- [Task instructions]:
Your answer must be every line below, repeated exactly.

Saved data entries:
[Start of section]

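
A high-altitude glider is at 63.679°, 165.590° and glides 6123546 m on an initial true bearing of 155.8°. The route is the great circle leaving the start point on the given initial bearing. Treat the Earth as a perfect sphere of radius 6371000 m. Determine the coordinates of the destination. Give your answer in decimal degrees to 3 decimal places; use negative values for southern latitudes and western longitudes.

latitude 10.465°, longitude -174.426°

Angular distance δ = d/R = 6123546 / 6371000 = 0.961159 rad.
With φ₁ = 63.679° = 1.111408 rad and θ = 155.8° = 2.719223 rad:
Applying the spherical law of cosines for sides, sin φ₂ = sin φ₁ cos δ + cos φ₁ sin δ cos θ = 0.181631, so φ₂ = 10.465°.
Then Δλ = atan2(0.149017, 0.409770) = 0.348792 rad, from sin θ sin δ cos φ₁ over cos δ − sin φ₁ sin φ₂.
λ₂ = 165.590° + 19.984° = 185.574°, normalized to (−180°, 180°] → -174.426°.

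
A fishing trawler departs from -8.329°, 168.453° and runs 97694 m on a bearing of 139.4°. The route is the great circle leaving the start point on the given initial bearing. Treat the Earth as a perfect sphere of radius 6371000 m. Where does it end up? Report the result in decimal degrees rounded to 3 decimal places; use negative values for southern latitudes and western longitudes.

Angular distance δ = d/R = 97694 / 6371000 = 0.015334 rad.
With φ₁ = -8.329° = -0.145368 rad and θ = 139.4° = 2.432989 rad:
Applying the spherical law of cosines for sides, sin φ₂ = sin φ₁ cos δ + cos φ₁ sin δ cos θ = -0.156360, so φ₂ = -8.996°.
Then Δλ = atan2(0.009873, 0.977233) = 0.010103 rad, from sin θ sin δ cos φ₁ over cos δ − sin φ₁ sin φ₂.
λ₂ = λ₁ + Δλ = 169.032°.

latitude -8.996°, longitude 169.032°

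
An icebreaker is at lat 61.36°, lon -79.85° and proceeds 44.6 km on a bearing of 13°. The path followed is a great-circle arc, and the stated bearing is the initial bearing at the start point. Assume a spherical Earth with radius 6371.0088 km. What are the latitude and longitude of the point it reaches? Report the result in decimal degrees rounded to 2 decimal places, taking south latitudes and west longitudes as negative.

latitude 61.75°, longitude -79.66°

δ = 44.6/6371.0088 = 0.007000 rad (0.4011°).
With φ₁ = 61.36° = 1.070934 rad and θ = 13° = 0.226893 rad:
Destination latitude: φ₂ = arcsin( sin φ₁ cos δ + cos φ₁ sin δ cos θ ) = arcsin(0.880896) = 61.75°.
For the longitude increment, Δλ = atan2( sin θ sin δ cos φ₁, cos δ − sin φ₁ sin φ₂ ) = atan2(0.000755, 0.226858) = 0.19°.
Hence λ₂ = -79.85° + 0.19° = -79.66°.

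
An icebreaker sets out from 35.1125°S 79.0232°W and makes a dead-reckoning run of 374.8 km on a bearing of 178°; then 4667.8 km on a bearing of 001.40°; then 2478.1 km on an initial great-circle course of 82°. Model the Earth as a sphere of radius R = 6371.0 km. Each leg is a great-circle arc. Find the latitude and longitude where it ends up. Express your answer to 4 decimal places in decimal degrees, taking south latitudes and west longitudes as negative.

latitude 6.2568°, longitude -55.7380°

Apply the spherical direct solution leg by leg, carrying full precision between legs.
Leg 1: from (-35.1125°, -79.0232°), δ = 374.8/6371 = 0.058829 rad, θ = 178° → φ = -38.4810°, λ = -78.8730°.
Leg 2: from (-38.4810°, -78.8730°), δ = 4667.8/6371 = 0.732664 rad, θ = 1.4° → φ = 3.4885°, λ = -77.9349°.
Leg 3: from (3.4885°, -77.9349°), δ = 2478.1/6371 = 0.388966 rad, θ = 82° → φ = 6.2568°, λ = -55.7380°.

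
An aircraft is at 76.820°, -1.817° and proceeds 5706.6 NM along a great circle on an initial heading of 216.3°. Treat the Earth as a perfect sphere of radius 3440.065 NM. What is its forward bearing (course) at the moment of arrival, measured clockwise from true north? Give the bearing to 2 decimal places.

Central angle δ = d/R = 1.658864 rad.
Start latitude φ₁ = 1.340762 rad; initial bearing θ = 3.775147 rad.
Destination latitude: φ₂ = arcsin( sin φ₁ cos δ + cos φ₁ sin δ cos θ ) = arcsin(-0.268685) = -15.586°.
Then Δλ = atan2(-0.134462, 0.173654) = -0.658880 rad, from sin θ sin δ cos φ₁ over cos δ − sin φ₁ sin φ₂.
λ₂ = λ₁ + Δλ = -39.568°.
The forward bearing on arrival equals the back-azimuth from the destination plus 180°.
Back-azimuth from P₂ (-15.59°, -39.57°) to P₁ (76.82°, -1.82°), with Δλ' = λ₁ − λ₂ = 37.75°: atan2( sin Δλ' cos φ₁ , cos φ₂ sin φ₁ − sin φ₂ cos φ₁ cos Δλ' ) = 8.06°.
Final bearing = (8.06° + 180°) mod 360° = 188.06°.

final bearing 188.06°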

[End of section]

- [Exercise answer]:
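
A high-altitude glider is at 63.679°, 165.590° and glides 6123546 m on an initial true bearing of 155.8°. The route is the great circle leaving the start point on the given initial bearing. Treat the Earth as a perfect sphere of radius 6371000 m. Determine the coordinates of the destination. Give your answer in decimal degrees to 3 decimal places; use negative values for southern latitudes and western longitudes.

latitude 10.465°, longitude -174.426°

Angular distance δ = d/R = 6123546 / 6371000 = 0.961159 rad.
With φ₁ = 63.679° = 1.111408 rad and θ = 155.8° = 2.719223 rad:
Applying the spherical law of cosines for sides, sin φ₂ = sin φ₁ cos δ + cos φ₁ sin δ cos θ = 0.181631, so φ₂ = 10.465°.
Then Δλ = atan2(0.149017, 0.409770) = 0.348792 rad, from sin θ sin δ cos φ₁ over cos δ − sin φ₁ sin φ₂.
λ₂ = 165.590° + 19.984° = 185.574°, normalized to (−180°, 180°] → -174.426°.

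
A fishing trawler departs from -8.329°, 168.453° and runs 97694 m on a bearing of 139.4°. The route is the great circle leaving the start point on the given initial bearing. Treat the Earth as a perfect sphere of radius 6371000 m. Where does it end up? Report the result in decimal degrees rounded to 3 decimal places; use negative values for southern latitudes and western longitudes.

Angular distance δ = d/R = 97694 / 6371000 = 0.015334 rad.
With φ₁ = -8.329° = -0.145368 rad and θ = 139.4° = 2.432989 rad:
Applying the spherical law of cosines for sides, sin φ₂ = sin φ₁ cos δ + cos φ₁ sin δ cos θ = -0.156360, so φ₂ = -8.996°.
Then Δλ = atan2(0.009873, 0.977233) = 0.010103 rad, from sin θ sin δ cos φ₁ over cos δ − sin φ₁ sin φ₂.
λ₂ = λ₁ + Δλ = 169.032°.

latitude -8.996°, longitude 169.032°

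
An icebreaker is at lat 61.36°, lon -79.85° and proceeds 44.6 km on a bearing of 13°. The path followed is a great-circle arc, and the stated bearing is the initial bearing at the start point. Assume a spherical Earth with radius 6371.0088 km. What are the latitude and longitude of the point it reaches? Report the result in decimal degrees rounded to 2 decimal places, taking south latitudes and west longitudes as negative.

latitude 61.75°, longitude -79.66°

δ = 44.6/6371.0088 = 0.007000 rad (0.4011°).
With φ₁ = 61.36° = 1.070934 rad and θ = 13° = 0.226893 rad:
Destination latitude: φ₂ = arcsin( sin φ₁ cos δ + cos φ₁ sin δ cos θ ) = arcsin(0.880896) = 61.75°.
For the longitude increment, Δλ = atan2( sin θ sin δ cos φ₁, cos δ − sin φ₁ sin φ₂ ) = atan2(0.000755, 0.226858) = 0.19°.
Hence λ₂ = -79.85° + 0.19° = -79.66°.

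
An icebreaker sets out from 35.1125°S 79.0232°W and makes a dead-reckoning run of 374.8 km on a bearing of 178°; then 4667.8 km on a bearing of 001.40°; then 2478.1 km on an initial great-circle course of 82°. Model the Earth as a sphere of radius R = 6371.0 km. Each leg is a great-circle arc. Find the latitude and longitude where it ends up. Express your answer to 4 decimal places in decimal degrees, taking south latitudes and west longitudes as negative.

latitude 6.2568°, longitude -55.7380°

Apply the spherical direct solution leg by leg, carrying full precision between legs.
Leg 1: from (-35.1125°, -79.0232°), δ = 374.8/6371 = 0.058829 rad, θ = 178° → φ = -38.4810°, λ = -78.8730°.
Leg 2: from (-38.4810°, -78.8730°), δ = 4667.8/6371 = 0.732664 rad, θ = 1.4° → φ = 3.4885°, λ = -77.9349°.
Leg 3: from (3.4885°, -77.9349°), δ = 2478.1/6371 = 0.388966 rad, θ = 82° → φ = 6.2568°, λ = -55.7380°.

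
An aircraft is at 76.820°, -1.817° and proceeds 5706.6 NM along a great circle on an initial heading of 216.3°. Treat the Earth as a perfect sphere of radius 3440.065 NM. What is its forward bearing (course) at the moment of arrival, measured clockwise from true north? Give the bearing to 2 decimal places.

Central angle δ = d/R = 1.658864 rad.
Start latitude φ₁ = 1.340762 rad; initial bearing θ = 3.775147 rad.
Destination latitude: φ₂ = arcsin( sin φ₁ cos δ + cos φ₁ sin δ cos θ ) = arcsin(-0.268685) = -15.586°.
Then Δλ = atan2(-0.134462, 0.173654) = -0.658880 rad, from sin θ sin δ cos φ₁ over cos δ − sin φ₁ sin φ₂.
λ₂ = λ₁ + Δλ = -39.568°.
The forward bearing on arrival equals the back-azimuth from the destination plus 180°.
Back-azimuth from P₂ (-15.59°, -39.57°) to P₁ (76.82°, -1.82°), with Δλ' = λ₁ − λ₂ = 37.75°: atan2( sin Δλ' cos φ₁ , cos φ₂ sin φ₁ − sin φ₂ cos φ₁ cos Δλ' ) = 8.06°.
Final bearing = (8.06° + 180°) mod 360° = 188.06°.

final bearing 188.06°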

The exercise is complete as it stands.